DATA SUPPLIED:
+===+

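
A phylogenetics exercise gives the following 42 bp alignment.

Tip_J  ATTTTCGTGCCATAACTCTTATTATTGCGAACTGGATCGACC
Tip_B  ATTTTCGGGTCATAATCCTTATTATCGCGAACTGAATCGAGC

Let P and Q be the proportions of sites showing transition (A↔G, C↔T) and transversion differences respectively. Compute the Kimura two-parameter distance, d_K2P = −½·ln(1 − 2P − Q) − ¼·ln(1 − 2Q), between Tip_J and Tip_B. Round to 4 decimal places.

0.1933

Differing sites — 8:T/G (Tv); 10:C/T (Ti); 16:C/T (Ti); 17:T/C (Ti); 26:T/C (Ti); 35:G/A (Ti); 41:C/G (Tv).
Of the 7 differences, 5 transitions and 2 transversions over 42 sites: P = 5/42 = 0.119048, Q = 2/42 = 0.047619.
d = −0.5·ln(0.714285) − 0.25·ln(0.904762) = −0.5·(-0.336473) − 0.25·(-0.100083) = 0.1933.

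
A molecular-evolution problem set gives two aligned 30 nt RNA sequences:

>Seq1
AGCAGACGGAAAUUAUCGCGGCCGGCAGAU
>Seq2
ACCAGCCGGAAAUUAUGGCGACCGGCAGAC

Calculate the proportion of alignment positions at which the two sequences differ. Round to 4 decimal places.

Mismatches occur at site 2 (G↔C), site 6 (A↔C), site 17 (C↔G), site 21 (G↔A), site 30 (U↔C).
There are 5 differences over 30 sites, so p = 5/30 = 0.1667.

0.1667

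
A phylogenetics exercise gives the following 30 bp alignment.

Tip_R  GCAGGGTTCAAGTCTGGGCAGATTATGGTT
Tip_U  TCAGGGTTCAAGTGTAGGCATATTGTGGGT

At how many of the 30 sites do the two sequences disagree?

Differing sites — 1:G/T; 14:C/G; 16:G/A; 21:G/T; 25:A/G; 29:T/G.
That gives 6 mismatches out of 30 aligned sites, so the Hamming distance is 6.

6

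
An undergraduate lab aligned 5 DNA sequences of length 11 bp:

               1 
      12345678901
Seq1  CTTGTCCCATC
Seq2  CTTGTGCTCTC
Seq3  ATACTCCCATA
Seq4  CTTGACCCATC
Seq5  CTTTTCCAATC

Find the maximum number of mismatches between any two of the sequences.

Pairwise Hamming distances:
  Seq1 vs Seq2: 3
  Seq1 vs Seq3: 4
  Seq1 vs Seq4: 1
  Seq1 vs Seq5: 2
  Seq2 vs Seq3: 7
  Seq2 vs Seq4: 4
  Seq2 vs Seq5: 4
  Seq3 vs Seq4: 5
  Seq3 vs Seq5: 5
  Seq4 vs Seq5: 3
The largest is 7, between Seq2 and Seq3.

7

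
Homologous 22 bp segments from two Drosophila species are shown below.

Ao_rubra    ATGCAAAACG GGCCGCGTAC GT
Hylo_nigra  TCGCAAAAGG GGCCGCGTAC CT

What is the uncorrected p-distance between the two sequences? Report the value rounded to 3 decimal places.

Mismatches occur at site 1 (A→T), site 2 (T→C), site 9 (C→G), site 21 (G→C).
There are 4 differences over 22 sites, so p = 4/22 = 0.182.

0.182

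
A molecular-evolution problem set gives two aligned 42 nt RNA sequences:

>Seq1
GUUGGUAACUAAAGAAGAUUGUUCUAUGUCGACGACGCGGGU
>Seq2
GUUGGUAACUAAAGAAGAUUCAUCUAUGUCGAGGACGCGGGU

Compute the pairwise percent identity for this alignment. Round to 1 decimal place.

The sequences differ at positions 21 (G/C), 22 (U/A), 33 (C/G).
39 of the 42 sites match, so the percent identity is 39/42 × 100 = 92.9%.

92.9%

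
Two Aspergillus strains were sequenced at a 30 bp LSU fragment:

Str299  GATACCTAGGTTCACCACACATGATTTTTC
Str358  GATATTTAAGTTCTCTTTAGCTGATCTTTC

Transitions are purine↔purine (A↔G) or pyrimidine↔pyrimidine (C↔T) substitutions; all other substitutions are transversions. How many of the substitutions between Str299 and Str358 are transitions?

Mismatches occur at site 5 (C/T, transition), site 6 (C/T, transition), site 9 (G/A, transition), site 14 (A/T, transversion), site 16 (C/T, transition), site 17 (A/T, transversion), site 18 (C/T, transition), site 20 (C/G, transversion), site 21 (A/C, transversion), site 26 (T/C, transition).
Of the 10 differences, 6 transitions and 4 transversions, so the answer is 6.

6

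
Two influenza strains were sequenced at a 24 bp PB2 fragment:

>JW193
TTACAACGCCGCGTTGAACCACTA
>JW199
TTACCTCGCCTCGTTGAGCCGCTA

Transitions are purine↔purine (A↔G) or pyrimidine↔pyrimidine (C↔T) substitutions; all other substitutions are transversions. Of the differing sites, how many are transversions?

The sequences differ at positions 5 (A/C, transversion), 6 (A/T, transversion), 11 (G/T, transversion), 18 (A/G, transition), 21 (A/G, transition).
Of the 5 differences, 2 transitions and 3 transversions, so the answer is 3.

3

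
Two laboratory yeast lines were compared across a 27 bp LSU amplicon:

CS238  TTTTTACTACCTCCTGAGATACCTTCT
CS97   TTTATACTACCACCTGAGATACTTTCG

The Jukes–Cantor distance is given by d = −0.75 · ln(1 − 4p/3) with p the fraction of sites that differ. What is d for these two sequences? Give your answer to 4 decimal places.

0.1650

The sequences differ at positions 4 (T/A), 12 (T/A), 23 (C/T), 27 (T/G).
p = 4/27 = 0.148148.
d = −0.75 · ln(1 − (4/3)·0.148148) = −0.75 · ln(0.802469) = −0.75 · (-0.220062) = 0.1650.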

+===+

WHAT YOU ARE ASKED TO DO: Give the number of lines in the listing that contain the string "GGCCGCGTAC". Write nothing else.

SOLUTION: 2